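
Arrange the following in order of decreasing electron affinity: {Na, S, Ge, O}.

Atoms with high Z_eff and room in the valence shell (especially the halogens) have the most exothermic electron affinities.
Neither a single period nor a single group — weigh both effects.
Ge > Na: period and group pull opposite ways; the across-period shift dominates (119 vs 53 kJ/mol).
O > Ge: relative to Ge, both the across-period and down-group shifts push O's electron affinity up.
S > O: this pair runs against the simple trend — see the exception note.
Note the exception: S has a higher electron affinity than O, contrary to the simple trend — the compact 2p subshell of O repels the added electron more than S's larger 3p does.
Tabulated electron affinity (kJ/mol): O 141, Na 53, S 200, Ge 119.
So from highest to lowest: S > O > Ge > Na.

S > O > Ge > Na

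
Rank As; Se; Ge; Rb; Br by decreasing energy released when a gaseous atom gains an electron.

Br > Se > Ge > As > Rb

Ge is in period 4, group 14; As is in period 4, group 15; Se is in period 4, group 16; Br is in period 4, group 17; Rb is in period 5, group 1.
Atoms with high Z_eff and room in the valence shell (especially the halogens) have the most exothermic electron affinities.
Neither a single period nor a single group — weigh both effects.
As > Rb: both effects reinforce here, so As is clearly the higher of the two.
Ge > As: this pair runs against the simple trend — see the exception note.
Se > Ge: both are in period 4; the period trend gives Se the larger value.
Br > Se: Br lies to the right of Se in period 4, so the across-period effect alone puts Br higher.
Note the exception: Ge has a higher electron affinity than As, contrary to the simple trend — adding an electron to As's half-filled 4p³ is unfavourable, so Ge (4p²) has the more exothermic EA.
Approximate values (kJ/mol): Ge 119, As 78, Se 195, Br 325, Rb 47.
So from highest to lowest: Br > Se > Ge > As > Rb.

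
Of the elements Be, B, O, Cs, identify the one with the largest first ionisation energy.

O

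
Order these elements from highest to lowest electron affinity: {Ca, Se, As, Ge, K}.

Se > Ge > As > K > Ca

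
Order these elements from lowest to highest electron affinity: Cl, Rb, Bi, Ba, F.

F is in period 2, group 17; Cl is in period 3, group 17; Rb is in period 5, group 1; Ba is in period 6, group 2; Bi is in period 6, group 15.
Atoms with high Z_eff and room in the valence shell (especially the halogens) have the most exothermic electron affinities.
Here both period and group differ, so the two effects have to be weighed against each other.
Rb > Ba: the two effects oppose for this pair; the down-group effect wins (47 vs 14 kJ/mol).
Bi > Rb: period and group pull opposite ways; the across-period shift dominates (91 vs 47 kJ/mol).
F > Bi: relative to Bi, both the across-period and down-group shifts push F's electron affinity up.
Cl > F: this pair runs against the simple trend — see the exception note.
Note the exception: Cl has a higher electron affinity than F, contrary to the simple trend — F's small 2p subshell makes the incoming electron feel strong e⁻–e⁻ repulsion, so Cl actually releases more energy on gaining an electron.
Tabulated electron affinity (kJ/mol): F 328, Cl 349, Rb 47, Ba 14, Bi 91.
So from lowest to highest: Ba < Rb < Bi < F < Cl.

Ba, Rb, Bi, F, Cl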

-=-=-

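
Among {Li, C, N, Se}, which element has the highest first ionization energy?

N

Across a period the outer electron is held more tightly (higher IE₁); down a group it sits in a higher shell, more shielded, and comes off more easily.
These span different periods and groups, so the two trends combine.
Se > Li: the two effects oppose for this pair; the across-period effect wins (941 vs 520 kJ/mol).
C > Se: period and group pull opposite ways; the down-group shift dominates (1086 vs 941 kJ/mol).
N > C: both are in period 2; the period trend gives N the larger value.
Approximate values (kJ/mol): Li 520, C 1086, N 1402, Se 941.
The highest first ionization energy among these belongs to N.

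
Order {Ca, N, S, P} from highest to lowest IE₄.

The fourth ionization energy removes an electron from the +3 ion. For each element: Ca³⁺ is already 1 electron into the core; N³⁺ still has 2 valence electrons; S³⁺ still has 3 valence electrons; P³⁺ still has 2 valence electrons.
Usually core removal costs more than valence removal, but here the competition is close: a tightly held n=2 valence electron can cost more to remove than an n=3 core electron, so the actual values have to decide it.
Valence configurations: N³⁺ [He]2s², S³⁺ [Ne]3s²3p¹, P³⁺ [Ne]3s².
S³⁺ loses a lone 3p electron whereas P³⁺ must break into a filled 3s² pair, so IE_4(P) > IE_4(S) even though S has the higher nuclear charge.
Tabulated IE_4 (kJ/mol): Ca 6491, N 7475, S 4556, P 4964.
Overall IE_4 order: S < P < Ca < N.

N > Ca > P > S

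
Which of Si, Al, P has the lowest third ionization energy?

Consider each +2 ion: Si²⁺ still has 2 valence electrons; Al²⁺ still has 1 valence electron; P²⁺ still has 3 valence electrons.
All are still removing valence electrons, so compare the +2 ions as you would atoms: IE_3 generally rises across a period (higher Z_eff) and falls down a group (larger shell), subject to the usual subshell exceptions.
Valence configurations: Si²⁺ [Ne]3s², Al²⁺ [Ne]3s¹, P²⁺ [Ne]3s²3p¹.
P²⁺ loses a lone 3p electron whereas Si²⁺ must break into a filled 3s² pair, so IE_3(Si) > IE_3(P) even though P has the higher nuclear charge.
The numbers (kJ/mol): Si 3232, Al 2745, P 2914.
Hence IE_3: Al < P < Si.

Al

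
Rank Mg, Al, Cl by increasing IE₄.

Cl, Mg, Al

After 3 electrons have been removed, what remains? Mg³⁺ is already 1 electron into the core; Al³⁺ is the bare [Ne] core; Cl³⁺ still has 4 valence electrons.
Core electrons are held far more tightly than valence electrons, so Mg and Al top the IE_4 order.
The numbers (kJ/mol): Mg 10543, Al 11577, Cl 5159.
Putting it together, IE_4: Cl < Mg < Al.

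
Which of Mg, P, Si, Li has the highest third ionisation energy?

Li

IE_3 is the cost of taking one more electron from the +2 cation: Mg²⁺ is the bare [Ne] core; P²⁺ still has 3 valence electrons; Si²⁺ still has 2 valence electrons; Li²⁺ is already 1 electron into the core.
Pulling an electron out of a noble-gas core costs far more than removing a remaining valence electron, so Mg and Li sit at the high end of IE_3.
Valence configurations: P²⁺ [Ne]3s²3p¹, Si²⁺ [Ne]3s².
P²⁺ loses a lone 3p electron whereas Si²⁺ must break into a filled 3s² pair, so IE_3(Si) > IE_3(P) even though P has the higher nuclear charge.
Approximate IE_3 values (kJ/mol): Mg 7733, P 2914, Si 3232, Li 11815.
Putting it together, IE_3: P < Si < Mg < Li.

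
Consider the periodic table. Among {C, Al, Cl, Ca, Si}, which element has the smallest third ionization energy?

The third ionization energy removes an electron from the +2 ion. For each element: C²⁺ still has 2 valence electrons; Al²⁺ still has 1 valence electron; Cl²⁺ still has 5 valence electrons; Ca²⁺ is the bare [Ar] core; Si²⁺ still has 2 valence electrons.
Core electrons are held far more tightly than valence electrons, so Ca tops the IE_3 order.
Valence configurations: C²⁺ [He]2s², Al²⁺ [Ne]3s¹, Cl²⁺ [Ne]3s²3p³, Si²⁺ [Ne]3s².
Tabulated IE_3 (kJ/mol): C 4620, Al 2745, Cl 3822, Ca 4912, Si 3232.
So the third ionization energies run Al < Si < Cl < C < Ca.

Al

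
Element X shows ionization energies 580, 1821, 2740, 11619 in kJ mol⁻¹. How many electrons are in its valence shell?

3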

-=-=-

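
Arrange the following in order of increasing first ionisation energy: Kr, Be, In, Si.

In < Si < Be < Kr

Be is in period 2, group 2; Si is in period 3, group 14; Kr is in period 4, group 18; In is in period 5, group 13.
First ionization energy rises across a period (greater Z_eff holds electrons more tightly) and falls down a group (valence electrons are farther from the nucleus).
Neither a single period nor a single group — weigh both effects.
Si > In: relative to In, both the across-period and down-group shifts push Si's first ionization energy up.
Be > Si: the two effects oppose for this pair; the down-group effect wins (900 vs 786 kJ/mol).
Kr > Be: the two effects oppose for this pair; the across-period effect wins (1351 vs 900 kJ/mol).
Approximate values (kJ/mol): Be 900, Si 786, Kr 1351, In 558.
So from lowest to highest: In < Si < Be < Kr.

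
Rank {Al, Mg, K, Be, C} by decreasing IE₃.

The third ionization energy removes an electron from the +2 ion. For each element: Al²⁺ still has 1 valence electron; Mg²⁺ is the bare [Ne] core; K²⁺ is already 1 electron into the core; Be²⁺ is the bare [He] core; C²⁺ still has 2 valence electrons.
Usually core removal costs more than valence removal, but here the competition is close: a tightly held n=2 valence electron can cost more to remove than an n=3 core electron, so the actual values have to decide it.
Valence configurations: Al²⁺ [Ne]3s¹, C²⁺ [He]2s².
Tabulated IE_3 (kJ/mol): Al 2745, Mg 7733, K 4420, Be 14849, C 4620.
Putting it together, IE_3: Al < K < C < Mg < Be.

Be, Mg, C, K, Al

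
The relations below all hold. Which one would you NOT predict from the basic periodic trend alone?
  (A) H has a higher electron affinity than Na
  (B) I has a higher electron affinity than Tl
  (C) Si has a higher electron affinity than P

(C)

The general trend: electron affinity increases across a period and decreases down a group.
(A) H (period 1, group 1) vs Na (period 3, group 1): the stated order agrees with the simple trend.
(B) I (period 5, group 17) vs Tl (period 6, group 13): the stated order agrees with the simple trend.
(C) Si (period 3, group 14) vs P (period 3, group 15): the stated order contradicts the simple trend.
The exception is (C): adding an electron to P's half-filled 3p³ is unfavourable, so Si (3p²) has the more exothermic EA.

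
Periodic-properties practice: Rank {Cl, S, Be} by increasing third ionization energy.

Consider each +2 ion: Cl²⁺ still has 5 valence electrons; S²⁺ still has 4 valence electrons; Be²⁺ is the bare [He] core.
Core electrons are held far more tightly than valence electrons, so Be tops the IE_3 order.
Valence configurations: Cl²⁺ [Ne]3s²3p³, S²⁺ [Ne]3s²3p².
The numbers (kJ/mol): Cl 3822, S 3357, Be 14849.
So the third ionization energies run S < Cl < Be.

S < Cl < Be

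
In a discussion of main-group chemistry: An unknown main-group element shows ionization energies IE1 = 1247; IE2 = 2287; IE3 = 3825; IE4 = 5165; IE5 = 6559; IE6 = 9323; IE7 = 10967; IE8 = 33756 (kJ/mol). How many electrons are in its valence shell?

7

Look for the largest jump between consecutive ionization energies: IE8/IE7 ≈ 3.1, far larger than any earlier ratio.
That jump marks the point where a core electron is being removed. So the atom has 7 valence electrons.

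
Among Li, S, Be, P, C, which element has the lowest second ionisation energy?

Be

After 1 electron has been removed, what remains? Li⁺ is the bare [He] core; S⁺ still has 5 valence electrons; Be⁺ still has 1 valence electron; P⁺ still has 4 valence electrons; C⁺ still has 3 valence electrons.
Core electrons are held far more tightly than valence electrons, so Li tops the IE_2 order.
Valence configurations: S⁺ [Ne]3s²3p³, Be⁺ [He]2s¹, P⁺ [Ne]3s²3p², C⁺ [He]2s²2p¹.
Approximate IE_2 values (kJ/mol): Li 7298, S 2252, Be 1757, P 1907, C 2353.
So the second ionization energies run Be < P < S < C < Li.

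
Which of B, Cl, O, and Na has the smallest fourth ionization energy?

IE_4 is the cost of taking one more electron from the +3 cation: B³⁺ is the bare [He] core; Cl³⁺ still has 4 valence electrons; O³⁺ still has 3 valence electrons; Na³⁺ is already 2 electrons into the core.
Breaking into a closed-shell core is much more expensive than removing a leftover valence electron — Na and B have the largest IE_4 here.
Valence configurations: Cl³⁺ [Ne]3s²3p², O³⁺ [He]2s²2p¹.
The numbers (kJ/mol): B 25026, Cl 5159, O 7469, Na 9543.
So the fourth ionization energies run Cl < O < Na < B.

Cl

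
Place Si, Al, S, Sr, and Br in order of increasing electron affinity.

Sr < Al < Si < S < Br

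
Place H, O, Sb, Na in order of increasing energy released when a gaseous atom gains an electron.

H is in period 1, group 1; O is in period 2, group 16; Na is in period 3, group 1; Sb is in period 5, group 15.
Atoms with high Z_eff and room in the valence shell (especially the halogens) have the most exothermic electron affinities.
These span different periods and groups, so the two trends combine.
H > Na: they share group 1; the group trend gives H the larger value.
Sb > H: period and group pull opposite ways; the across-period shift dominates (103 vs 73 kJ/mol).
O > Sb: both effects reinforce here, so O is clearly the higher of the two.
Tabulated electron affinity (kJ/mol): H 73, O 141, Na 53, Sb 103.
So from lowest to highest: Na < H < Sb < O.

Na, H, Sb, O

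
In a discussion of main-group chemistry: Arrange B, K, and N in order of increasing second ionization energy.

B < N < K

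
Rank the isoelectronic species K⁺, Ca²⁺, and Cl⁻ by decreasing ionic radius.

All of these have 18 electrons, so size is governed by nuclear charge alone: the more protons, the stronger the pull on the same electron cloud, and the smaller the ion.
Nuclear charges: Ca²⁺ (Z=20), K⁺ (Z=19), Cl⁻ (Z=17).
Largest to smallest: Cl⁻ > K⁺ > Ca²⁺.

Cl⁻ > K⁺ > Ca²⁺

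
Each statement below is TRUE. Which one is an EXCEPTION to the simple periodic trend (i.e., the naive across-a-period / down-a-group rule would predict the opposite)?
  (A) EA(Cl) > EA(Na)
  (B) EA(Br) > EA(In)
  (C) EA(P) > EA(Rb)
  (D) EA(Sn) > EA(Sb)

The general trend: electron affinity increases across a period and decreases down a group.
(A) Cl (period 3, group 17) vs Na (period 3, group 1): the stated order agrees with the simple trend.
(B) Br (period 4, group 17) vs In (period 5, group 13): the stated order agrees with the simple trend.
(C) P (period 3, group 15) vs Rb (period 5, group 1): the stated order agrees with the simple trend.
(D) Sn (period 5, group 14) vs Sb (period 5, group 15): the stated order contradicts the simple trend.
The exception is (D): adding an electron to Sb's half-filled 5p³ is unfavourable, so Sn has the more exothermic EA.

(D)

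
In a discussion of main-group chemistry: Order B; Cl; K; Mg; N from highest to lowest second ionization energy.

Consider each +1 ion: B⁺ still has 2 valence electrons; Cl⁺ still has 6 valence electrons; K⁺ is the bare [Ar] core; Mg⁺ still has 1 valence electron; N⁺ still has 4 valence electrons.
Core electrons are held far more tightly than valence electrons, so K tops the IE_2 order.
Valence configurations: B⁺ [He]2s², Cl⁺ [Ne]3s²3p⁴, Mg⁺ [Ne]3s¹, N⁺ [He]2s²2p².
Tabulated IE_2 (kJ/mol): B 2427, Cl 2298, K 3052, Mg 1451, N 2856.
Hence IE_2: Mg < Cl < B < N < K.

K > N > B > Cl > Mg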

-=-=-

Task item: Where a line of the entries contains the word "predict", copy that line.

Answer area:
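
The relations below all hold. Which one would you NOT predict from the basic periodic trend alone?
Each statement below is TRUE. Which one is an EXCEPTION to the simple periodic trend (i.e., the naive across-a-period / down-a-group rule would predict the opposite)?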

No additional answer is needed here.